**Aim of the task:**
Tally the lines below containing the word "moves" and give that total alone.

**Available records:**
______

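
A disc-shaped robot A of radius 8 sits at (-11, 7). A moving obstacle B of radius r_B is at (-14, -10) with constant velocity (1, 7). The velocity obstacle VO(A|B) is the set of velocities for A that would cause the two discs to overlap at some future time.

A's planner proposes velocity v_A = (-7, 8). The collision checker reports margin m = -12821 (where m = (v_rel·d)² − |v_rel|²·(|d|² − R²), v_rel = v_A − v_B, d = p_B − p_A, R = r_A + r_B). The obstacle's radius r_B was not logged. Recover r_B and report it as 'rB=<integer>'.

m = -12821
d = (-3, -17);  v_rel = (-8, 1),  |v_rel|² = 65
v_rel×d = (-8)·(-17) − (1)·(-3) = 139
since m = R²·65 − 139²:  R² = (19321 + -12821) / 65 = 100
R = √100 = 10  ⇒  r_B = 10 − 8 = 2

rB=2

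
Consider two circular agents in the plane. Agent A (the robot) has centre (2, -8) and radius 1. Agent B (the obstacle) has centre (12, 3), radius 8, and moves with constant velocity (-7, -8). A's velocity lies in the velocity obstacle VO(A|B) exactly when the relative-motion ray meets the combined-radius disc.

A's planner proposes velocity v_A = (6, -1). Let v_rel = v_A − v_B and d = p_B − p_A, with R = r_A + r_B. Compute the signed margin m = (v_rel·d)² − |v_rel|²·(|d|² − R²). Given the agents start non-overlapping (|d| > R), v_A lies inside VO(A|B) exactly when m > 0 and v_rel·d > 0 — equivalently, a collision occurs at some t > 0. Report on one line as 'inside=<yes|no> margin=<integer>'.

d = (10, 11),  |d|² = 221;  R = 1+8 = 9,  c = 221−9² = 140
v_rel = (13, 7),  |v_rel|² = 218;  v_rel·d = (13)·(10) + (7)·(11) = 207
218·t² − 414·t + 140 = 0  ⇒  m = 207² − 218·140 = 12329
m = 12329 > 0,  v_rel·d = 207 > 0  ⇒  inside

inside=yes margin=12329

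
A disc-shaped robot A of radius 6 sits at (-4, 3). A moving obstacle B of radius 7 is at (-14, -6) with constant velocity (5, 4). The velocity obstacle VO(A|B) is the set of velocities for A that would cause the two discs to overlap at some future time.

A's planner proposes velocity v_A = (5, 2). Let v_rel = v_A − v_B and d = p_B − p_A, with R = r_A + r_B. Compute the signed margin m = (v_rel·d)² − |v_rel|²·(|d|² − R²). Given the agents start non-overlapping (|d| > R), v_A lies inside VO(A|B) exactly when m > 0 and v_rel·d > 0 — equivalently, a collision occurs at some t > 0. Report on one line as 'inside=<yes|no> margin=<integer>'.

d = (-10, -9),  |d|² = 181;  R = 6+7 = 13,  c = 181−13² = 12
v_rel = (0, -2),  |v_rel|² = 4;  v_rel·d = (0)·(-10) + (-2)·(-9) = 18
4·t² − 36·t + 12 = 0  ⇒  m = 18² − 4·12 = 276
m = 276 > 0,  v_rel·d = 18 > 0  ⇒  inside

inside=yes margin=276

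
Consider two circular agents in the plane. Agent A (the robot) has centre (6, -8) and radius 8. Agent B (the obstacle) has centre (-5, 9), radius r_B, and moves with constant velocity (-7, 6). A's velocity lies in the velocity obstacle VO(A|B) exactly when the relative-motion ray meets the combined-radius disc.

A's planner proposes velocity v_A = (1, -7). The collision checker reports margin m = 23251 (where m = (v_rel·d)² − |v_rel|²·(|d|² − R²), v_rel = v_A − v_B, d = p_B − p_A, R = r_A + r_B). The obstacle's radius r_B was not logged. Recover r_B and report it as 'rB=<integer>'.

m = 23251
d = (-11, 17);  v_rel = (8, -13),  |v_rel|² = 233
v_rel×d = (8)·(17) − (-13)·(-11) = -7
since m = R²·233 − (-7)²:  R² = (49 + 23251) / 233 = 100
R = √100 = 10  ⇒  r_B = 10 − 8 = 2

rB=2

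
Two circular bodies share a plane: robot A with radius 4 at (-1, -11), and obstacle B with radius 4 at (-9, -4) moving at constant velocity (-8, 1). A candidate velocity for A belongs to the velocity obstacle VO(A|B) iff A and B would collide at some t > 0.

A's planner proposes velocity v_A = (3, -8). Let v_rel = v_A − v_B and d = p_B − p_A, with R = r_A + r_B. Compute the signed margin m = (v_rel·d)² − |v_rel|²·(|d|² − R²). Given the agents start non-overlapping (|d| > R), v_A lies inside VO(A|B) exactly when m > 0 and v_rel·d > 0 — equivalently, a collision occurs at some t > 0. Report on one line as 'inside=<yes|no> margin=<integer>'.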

______

**Solution to this exercise:**
2